WHAT THIS TASK INVOLVES –
Filter the entries for the string "pass". Copy each line that has it.
+===+
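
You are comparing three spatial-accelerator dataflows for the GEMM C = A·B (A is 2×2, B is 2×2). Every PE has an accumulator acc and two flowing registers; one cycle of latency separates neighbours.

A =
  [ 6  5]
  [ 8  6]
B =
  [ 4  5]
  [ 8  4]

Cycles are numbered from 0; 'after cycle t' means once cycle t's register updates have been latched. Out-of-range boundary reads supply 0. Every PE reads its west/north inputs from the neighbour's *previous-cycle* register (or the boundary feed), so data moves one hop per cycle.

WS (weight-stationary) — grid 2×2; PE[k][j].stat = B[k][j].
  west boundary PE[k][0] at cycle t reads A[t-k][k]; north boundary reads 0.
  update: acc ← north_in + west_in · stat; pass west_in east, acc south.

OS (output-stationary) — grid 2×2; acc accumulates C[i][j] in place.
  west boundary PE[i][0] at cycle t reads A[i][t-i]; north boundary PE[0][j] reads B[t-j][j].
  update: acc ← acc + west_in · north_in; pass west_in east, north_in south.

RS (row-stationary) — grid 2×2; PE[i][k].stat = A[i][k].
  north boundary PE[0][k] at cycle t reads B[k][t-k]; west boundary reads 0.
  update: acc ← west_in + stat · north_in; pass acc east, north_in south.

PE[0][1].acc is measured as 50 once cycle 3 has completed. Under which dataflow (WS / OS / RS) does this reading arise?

Under WS (2×2), PE[0][1]:
  0: (0,1).acc=0  regs=<0,0>
  1: (0,1).acc=30  regs=<6,30>
  2: (0,1).acc=40  regs=<8,40>
  3: (0,1).acc=0  regs=<0,0>
Under OS (2×2), PE[0][1]:
  0: (0,1).acc=0  regs=<0,0>
  1: (0,1).acc=30  regs=<6,5>
  2: (0,1).acc=50  regs=<5,4>
  3: (0,1).acc=50  regs=<0,0>
Under RS (2×2), PE[0][1]:
  0: (0,1).acc=0  regs=<0,0>
  1: (0,1).acc=64  regs=<64,8>
  2: (0,1).acc=50  regs=<50,4>
  3: (0,1).acc=0  regs=<0,0>

dataflow = OS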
+===+
RESULT –
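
  update: acc ← north_in + west_in · stat; pass west_in east, acc south.
  update: acc ← acc + west_in · north_in; pass west_in east, north_in south.
  update: acc ← west_in + stat · north_in; pass acc east, north_in south.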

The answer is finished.